What this task involves: Lines with "years" in the entries below: count them and reply with the number alone.

Materials provided:
◆ ◆ ◆ ◆

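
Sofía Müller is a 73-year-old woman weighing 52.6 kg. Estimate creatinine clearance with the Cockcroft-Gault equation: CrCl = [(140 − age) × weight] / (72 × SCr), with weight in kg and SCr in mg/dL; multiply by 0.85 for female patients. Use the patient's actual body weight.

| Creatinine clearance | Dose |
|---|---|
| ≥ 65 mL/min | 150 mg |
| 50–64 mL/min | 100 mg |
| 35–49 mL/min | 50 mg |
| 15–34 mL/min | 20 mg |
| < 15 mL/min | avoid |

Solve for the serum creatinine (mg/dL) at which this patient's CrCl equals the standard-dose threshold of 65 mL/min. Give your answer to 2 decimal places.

0.64 mg/dL

Standard dose requires CrCl ≥ 65 mL/min.
Set (140 − 73) × 52.6 × 0.85 / (72 × SCr) = 65
SCr = (140 − 73) × 52.6 × 0.85 / (72 × 65) = 0.640 mg/dL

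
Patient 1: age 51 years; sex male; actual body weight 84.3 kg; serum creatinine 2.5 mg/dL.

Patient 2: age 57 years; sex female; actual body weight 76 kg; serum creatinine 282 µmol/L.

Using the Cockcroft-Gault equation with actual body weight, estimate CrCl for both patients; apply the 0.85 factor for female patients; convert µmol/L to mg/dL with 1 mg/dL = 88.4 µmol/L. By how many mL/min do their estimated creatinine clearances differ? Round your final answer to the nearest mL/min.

18 mL/min

Patient 1: CrCl = (140 − 51) × 84.3 / (72 × 2.5) = 7502.7 / 180.00 ≈ 41.7 mL/min
Patient 2: SCr = 282 / 88.4 = 3.19 mg/dL
Patient 2: CrCl = (140 − 57) × 76 / (72 × 3.19) × 0.85 = 6308.0 / 229.68 × 0.85 ≈ 23.3 mL/min
|41.7 − 23.3| = 18.4 mL/min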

◆ ◆ ◆ ◆

Solution below: 2